- _WHAT IS BEING ASKED_
Would you repeat, exactly as given, the line with "Answer: 9450" and every line after it to the end of the entries?
#####
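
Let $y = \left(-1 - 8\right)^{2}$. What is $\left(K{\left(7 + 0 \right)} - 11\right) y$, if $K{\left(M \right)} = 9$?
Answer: $-162$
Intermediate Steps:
$y = 81$ ($y = \left(-1 - 8\right)^{2} = \left(-9\right)^{2} = 81$)
$\left(K{\left(7 + 0 \right)} - 11\right) y = \left(9 - 11\right) 81 = \left(-2\right) 81 = -162$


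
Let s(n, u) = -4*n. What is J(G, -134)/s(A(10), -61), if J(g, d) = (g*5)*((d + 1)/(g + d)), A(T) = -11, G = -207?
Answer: -137655/15004 ≈ -9.1746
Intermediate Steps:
J(g, d) = 5*g*(1 + d)/(d + g) (J(g, d) = (5*g)*((1 + d)/(d + g)) = 5*g*(1 + d)/(d + g))
J(G, -134)/s(A(10), -61) = (5*(-207)*(1 - 134)/(-134 - 207))/((-4*(-11))) = (5*(-207)*(-133)/(-341))/44 = (5*(-207)*(-1/341)*(-133))*(1/44) = -137655/341*1/44 = -137655/15004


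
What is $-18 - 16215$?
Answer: $-16233$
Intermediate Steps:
$-18 - 16215 = -16233$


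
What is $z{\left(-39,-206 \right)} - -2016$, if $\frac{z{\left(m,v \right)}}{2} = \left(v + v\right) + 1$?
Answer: $1194$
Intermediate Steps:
$z{\left(m,v \right)} = 2 + 4 v$ ($z{\left(m,v \right)} = 2 \left(\left(v + v\right) + 1\right) = 2 \left(2 v + 1\right) = 2 \left(1 + 2 v\right) = 2 + 4 v$)
$z{\left(-39,-206 \right)} - -2016 = \left(2 + 4 \left(-206\right)\right) - -2016 = \left(2 - 824\right) + 2016 = -822 + 2016 = 1194$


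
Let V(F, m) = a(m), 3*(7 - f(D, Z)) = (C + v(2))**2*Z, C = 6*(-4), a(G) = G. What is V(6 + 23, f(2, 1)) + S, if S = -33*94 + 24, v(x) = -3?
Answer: -3314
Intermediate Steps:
C = -24
S = -3078 (S = -3102 + 24 = -3078)
f(D, Z) = 7 - 243*Z (f(D, Z) = 7 - (-24 - 3)**2*Z/3 = 7 - (-27)**2*Z/3 = 7 - 243*Z)
V(F, m) = m
V(6 + 23, f(2, 1)) + S = (7 - 243*1) - 3078 = (7 - 243) - 3078 = -236 - 3078 = -3314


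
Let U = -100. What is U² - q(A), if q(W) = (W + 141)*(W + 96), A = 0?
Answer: -3536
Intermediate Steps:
q(W) = (96 + W)*(141 + W) (q(W) = (141 + W)*(96 + W) = (96 + W)*(141 + W))
U² - q(A) = (-100)² - (13536 + 0² + 237*0) = 10000 - (13536 + 0 + 0) = 10000 - 1*13536 = 10000 - 13536 = -3536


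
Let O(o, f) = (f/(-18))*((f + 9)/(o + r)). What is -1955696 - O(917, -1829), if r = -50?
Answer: -15258631498/7803 ≈ -1.9555e+6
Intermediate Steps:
O(o, f) = -f*(9 + f)/(18*(-50 + o)) (O(o, f) = (f/(-18))*((f + 9)/(o - 50)) = (f*(-1/18))*((9 + f)/(-50 + o)) = (-f/18)*((9 + f)/(-50 + o)) = -f*(9 + f)/(18*(-50 + o)))
-1955696 - O(917, -1829) = -1955696 - (-1)*(-1829)*(9 - 1829)/(-900 + 18*917) = -1955696 - (-1)*(-1829)*(-1820)/(-900 + 16506) = -1955696 - (-1)*(-1829)*(-1820)/15606 = -1955696 - 1*(-1664390/7803) = -1955696 + 1664390/7803 = -15258631498/7803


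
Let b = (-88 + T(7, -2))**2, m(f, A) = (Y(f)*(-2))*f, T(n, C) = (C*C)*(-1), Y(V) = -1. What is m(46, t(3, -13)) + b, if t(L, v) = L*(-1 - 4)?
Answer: 8556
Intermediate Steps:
T(n, C) = -C**2 (T(n, C) = C**2*(-1) = -C**2)
t(L, v) = -5*L (t(L, v) = L*(-5) = -5*L)
m(f, A) = 2*f (m(f, A) = (-1*(-2))*f = 2*f)
b = 8464 (b = (-88 - 1*(-2)**2)**2 = (-88 - 1*4)**2 = (-88 - 4)**2 = (-92)**2 = 8464)
m(46, t(3, -13)) + b = 2*46 + 8464 = 92 + 8464 = 8556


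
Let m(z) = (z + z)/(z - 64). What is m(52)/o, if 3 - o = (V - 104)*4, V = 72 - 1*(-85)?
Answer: 26/627 ≈ 0.041467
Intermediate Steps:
V = 157 (V = 72 + 85 = 157)
m(z) = 2*z/(-64 + z) (m(z) = (2*z)/(-64 + z) = 2*z/(-64 + z))
o = -209 (o = 3 - (157 - 104)*4 = 3 - 53*4 = 3 - 1*212 = 3 - 212 = -209)
m(52)/o = (2*52/(-64 + 52))/(-209) = (2*52/(-12))*(-1/209) = (2*52*(-1/12))*(-1/209) = -26/3*(-1/209) = 26/627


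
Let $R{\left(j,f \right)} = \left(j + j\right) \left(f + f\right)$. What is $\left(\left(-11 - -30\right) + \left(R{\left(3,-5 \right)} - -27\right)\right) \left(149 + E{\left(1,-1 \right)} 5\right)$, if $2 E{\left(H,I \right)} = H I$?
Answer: $-2051$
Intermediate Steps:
$E{\left(H,I \right)} = \frac{H I}{2}$
$R{\left(j,f \right)} = 4 f j$ ($R{\left(j,f \right)} = 2 j 2 f = 4 f j$)
$\left(\left(-11 - -30\right) + \left(R{\left(3,-5 \right)} - -27\right)\right) \left(149 + E{\left(1,-1 \right)} 5\right) = \left(\left(-11 - -30\right) + \left(4 \left(-5\right) 3 - -27\right)\right) \left(149 + \frac{1}{2} \cdot 1 \left(-1\right) 5\right) = \left(\left(-11 + 30\right) + \left(-60 + 27\right)\right) \left(149 - \frac{5}{2}\right) = \left(19 - 33\right) \left(149 - \frac{5}{2}\right) = \left(-14\right) \frac{293}{2} = -2051$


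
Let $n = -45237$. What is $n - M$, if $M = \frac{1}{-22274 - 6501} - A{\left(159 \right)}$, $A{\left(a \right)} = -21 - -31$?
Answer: $- \frac{1301406924}{28775} \approx -45227.0$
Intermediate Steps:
$A{\left(a \right)} = 10$ ($A{\left(a \right)} = -21 + 31 = 10$)
$M = - \frac{287751}{28775}$ ($M = \frac{1}{-22274 - 6501} - 10 = \frac{1}{-28775} - 10 = - \frac{1}{28775} - 10 = - \frac{287751}{28775} \approx -10.0$)
$n - M = -45237 - - \frac{287751}{28775} = -45237 + \frac{287751}{28775} = - \frac{1301406924}{28775}$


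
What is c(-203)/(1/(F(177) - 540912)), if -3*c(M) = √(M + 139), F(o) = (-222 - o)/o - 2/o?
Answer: 765934600*I/531 ≈ 1.4424e+6*I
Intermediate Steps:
F(o) = -2/o + (-222 - o)/o (F(o) = (-222 - o)/o - 2/o = -2/o + (-222 - o)/o)
c(M) = -√(139 + M)/3 (c(M) = -√(M + 139)/3 = -√(139 + M)/3)
c(-203)/(1/(F(177) - 540912)) = (-√(139 - 203)/3)/(1/((-224 - 1*177)/177 - 540912)) = (-8*I/3)/(1/((-224 - 177)/177 - 540912)) = (-8*I/3)/(1/((1/177)*(-401) - 540912)) = (-8*I/3)/(1/(-401/177 - 540912)) = (-8*I/3)/(1/(-95741825/177)) = (-8*I/3)/(-177/95741825) = -8*I/3*(-95741825/177) = 765934600*I/531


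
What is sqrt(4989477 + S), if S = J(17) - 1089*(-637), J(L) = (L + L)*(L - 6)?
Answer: 2*sqrt(1420886) ≈ 2384.0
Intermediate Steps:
J(L) = 2*L*(-6 + L) (J(L) = (2*L)*(-6 + L) = 2*L*(-6 + L))
S = 694067 (S = 2*17*(-6 + 17) - 1089*(-637) = 2*17*11 + 693693 = 374 + 693693 = 694067)
sqrt(4989477 + S) = sqrt(4989477 + 694067) = sqrt(5683544) = 2*sqrt(1420886)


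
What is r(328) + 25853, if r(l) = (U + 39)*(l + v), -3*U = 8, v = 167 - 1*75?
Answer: 41113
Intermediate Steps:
v = 92 (v = 167 - 75 = 92)
U = -8/3 (U = -1/3*8 = -8/3 ≈ -2.6667)
r(l) = 10028/3 + 109*l/3 (r(l) = (-8/3 + 39)*(l + 92) = 109*(92 + l)/3 = 10028/3 + 109*l/3)
r(328) + 25853 = (10028/3 + (109/3)*328) + 25853 = (10028/3 + 35752/3) + 25853 = 15260 + 25853 = 41113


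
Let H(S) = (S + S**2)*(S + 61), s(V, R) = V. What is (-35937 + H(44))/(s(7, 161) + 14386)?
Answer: 171963/14393 ≈ 11.948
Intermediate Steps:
H(S) = (61 + S)*(S + S**2) (H(S) = (S + S**2)*(61 + S) = (61 + S)*(S + S**2))
(-35937 + H(44))/(s(7, 161) + 14386) = (-35937 + 44*(61 + 44**2 + 62*44))/(7 + 14386) = (-35937 + 44*(61 + 1936 + 2728))/14393 = (-35937 + 44*4725)*(1/14393) = (-35937 + 207900)*(1/14393) = 171963*(1/14393) = 171963/14393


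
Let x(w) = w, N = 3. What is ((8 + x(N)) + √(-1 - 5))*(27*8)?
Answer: 2376 + 216*I*√6 ≈ 2376.0 + 529.09*I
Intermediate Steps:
((8 + x(N)) + √(-1 - 5))*(27*8) = ((8 + 3) + √(-1 - 5))*(27*8) = (11 + √(-6))*216 = (11 + I*√6)*216 = 2376 + 216*I*√6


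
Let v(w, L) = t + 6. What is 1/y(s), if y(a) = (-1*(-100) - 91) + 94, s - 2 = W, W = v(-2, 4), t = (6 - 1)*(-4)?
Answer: 1/103 ≈ 0.0097087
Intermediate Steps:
t = -20 (t = 5*(-4) = -20)
v(w, L) = -14 (v(w, L) = -20 + 6 = -14)
W = -14
s = -12 (s = 2 - 14 = -12)
y(a) = 103 (y(a) = (100 - 91) + 94 = 9 + 94 = 103)
1/y(s) = 1/103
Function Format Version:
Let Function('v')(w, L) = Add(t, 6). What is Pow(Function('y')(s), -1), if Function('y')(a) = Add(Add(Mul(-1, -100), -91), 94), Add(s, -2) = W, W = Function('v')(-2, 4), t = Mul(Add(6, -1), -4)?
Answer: Rational(1, 103) ≈ 0.0097087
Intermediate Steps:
t = -20 (t = Mul(5, -4) = -20)
Function('v')(w, L) = -14 (Function('v')(w, L) = Add(-20, 6) = -14)
W = -14
s = -12 (s = Add(2, -14) = -12)
Function('y')(a) = 103 (Function('y')(a) = Add(Add(100, -91), 94) = Add(9, 94) = 103)
Pow(Function('y')(s), -1) = Pow(103, -1) = Rational(1, 103)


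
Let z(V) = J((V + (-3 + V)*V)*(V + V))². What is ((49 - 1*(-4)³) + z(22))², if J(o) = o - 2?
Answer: 140424279425604729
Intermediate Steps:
J(o) = -2 + o
z(V) = (-2 + 2*V*(V + V*(-3 + V)))² (z(V) = (-2 + (V + (-3 + V)*V)*(V + V))² = (-2 + (V + V*(-3 + V))*(2*V))² = (-2 + 2*V*(V + V*(-3 + V)))²)
((49 - 1*(-4)³) + z(22))² = ((49 - 1*(-4)³) + 4*(-1 + 22²*(-2 + 22))²)² = ((49 - 1*(-64)) + 4*(-1 + 484*20)²)² = ((49 + 64) + 4*(-1 + 9680)²)² = (113 + 4*9679²)² = (113 + 4*93683041)² = (113 + 374732164)² = 374732277² = 140424279425604729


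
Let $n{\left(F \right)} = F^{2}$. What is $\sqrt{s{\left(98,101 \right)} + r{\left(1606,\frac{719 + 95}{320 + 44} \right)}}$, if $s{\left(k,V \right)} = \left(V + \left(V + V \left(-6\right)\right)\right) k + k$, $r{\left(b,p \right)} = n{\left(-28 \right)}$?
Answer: $7 i \sqrt{790} \approx 196.75 i$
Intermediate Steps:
$r{\left(b,p \right)} = 784$ ($r{\left(b,p \right)} = \left(-28\right)^{2} = 784$)
$s{\left(k,V \right)} = k - 4 V k$ ($s{\left(k,V \right)} = \left(V + \left(V - 6 V\right)\right) k + k = \left(V - 5 V\right) k + k = - 4 V k + k = k - 4 V k$)
$\sqrt{s{\left(98,101 \right)} + r{\left(1606,\frac{719 + 95}{320 + 44} \right)}} = \sqrt{98 \left(1 - 404\right) + 784} = \sqrt{98 \left(-403\right) + 784} = \sqrt{-39494 + 784} = \sqrt{-38710} = 7 i \sqrt{790}$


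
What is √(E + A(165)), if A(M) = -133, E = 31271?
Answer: √31138 ≈ 176.46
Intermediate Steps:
√(E + A(165)) = √(31271 - 133) = √31138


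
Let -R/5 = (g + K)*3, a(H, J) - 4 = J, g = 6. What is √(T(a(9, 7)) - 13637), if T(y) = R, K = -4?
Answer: I*√13667 ≈ 116.91*I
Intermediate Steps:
a(H, J) = 4 + J
R = -30 (R = -5*(6 - 4)*3 = -10*3 = -5*6 = -30)
T(y) = -30
√(T(a(9, 7)) - 13637) = √(-30 - 13637) = √(-13667) = I*√13667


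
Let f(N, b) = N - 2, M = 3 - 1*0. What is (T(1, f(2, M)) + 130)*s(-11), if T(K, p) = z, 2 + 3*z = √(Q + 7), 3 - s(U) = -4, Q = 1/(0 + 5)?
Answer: 2716/3 + 14*√5/5 ≈ 911.59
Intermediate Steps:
M = 3 (M = 3 + 0 = 3)
Q = ⅕ (Q = 1/5 = ⅕ ≈ 0.20000)
s(U) = 7 (s(U) = 3 - 1*(-4) = 3 + 4 = 7)
f(N, b) = -2 + N
z = -⅔ + 2*√5/5 (z = -⅔ + √(⅕ + 7)/3 = -⅔ + √(36/5)/3 = -⅔ + (6*√5/5)/3 = -⅔ + 2*√5/5 ≈ 0.22776)
T(K, p) = -⅔ + 2*√5/5
(T(1, f(2, M)) + 130)*s(-11) = ((-⅔ + 2*√5/5) + 130)*7 = (388/3 + 2*√5/5)*7 = 2716/3 + 14*√5/5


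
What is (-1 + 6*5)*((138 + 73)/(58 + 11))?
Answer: 6119/69 ≈ 88.681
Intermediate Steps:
(-1 + 6*5)*((138 + 73)/(58 + 11)) = (-1 + 30)*(211/69) = 29*(211*(1/69)) = 29*(211/69) = 6119/69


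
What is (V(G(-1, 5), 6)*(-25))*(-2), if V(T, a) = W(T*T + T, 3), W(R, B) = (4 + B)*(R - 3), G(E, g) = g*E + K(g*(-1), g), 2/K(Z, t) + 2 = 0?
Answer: 9450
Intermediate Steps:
K(Z, t) = -1 (K(Z, t) = 2/(-2 + 0) = 2/(-2) = 2*(-½) = -1)
G(E, g) = -1 + E*g (G(E, g) = g*E - 1 = E*g - 1 = -1 + E*g)
W(R, B) = (-3 + R)*(4 + B) (W(R, B) = (4 + B)*(-3 + R) = (-3 + R)*(4 + B))
V(T, a) = -21 + 7*T + 7*T² (V(T, a) = -12 - 3*3 + 4*(T*T + T) + 3*(T*T + T) = -12 - 9 + 4*(T² + T) + 3*(T² + T) = -12 - 9 + 4*(T + T²) + 3*(T + T²) = -12 - 9 + (4*T + 4*T²) + (3*T + 3*T²) = -21 + 7*T + 7*T²)
(V(G(-1, 5), 6)*(-25))*(-2) = ((-21 + 7*(-1 - 1*5)*(1 + (-1 - 1*5)))*(-25))*(-2) = ((-21 + 7*(-1 - 5)*(1 + (-1 - 5)))*(-25))*(-2) = ((-21 + 7*(-6)*(1 - 6))*(-25))*(-2) = ((-21 + 7*(-6)*(-5))*(-25))*(-2) = ((-21 + 210)*(-25))*(-2) = (189*(-25))*(-2) = -4725*(-2) = 9450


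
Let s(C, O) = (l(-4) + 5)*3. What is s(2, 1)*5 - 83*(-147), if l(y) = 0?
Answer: 12276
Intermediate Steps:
s(C, O) = 15 (s(C, O) = (0 + 5)*3 = 5*3 = 15)
s(2, 1)*5 - 83*(-147) = 15*5 - 83*(-147) = 75 + 12201 = 12276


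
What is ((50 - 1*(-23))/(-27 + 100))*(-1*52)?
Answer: -52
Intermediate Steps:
((50 - 1*(-23))/(-27 + 100))*(-1*52) = ((50 + 23)/73)*(-52) = ((1/73)*73)*(-52) = 1*(-52) = -52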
#####
- _ANSWER TO THIS TASK_
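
Answer: 9450
Intermediate Steps:
K(Z, t) = -1 (K(Z, t) = 2/(-2 + 0) = 2/(-2) = 2*(-½) = -1)
G(E, g) = -1 + E*g (G(E, g) = g*E - 1 = E*g - 1 = -1 + E*g)
W(R, B) = (-3 + R)*(4 + B) (W(R, B) = (4 + B)*(-3 + R) = (-3 + R)*(4 + B))
V(T, a) = -21 + 7*T + 7*T² (V(T, a) = -12 - 3*3 + 4*(T*T + T) + 3*(T*T + T) = -12 - 9 + 4*(T² + T) + 3*(T² + T) = -12 - 9 + 4*(T + T²) + 3*(T + T²) = -12 - 9 + (4*T + 4*T²) + (3*T + 3*T²) = -21 + 7*T + 7*T²)
(V(G(-1, 5), 6)*(-25))*(-2) = ((-21 + 7*(-1 - 1*5)*(1 + (-1 - 1*5)))*(-25))*(-2) = ((-21 + 7*(-1 - 5)*(1 + (-1 - 5)))*(-25))*(-2) = ((-21 + 7*(-6)*(1 - 6))*(-25))*(-2) = ((-21 + 7*(-6)*(-5))*(-25))*(-2) = ((-21 + 210)*(-25))*(-2) = (189*(-25))*(-2) = -4725*(-2) = 9450


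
Let s(C, O) = (l(-4) + 5)*3. What is s(2, 1)*5 - 83*(-147), if l(y) = 0?
Answer: 12276
Intermediate Steps:
s(C, O) = 15 (s(C, O) = (0 + 5)*3 = 5*3 = 15)
s(2, 1)*5 - 83*(-147) = 15*5 - 83*(-147) = 75 + 12201 = 12276


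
What is ((50 - 1*(-23))/(-27 + 100))*(-1*52)?
Answer: -52
Intermediate Steps:
((50 - 1*(-23))/(-27 + 100))*(-1*52) = ((50 + 23)/73)*(-52) = ((1/73)*73)*(-52) = 1*(-52) = -52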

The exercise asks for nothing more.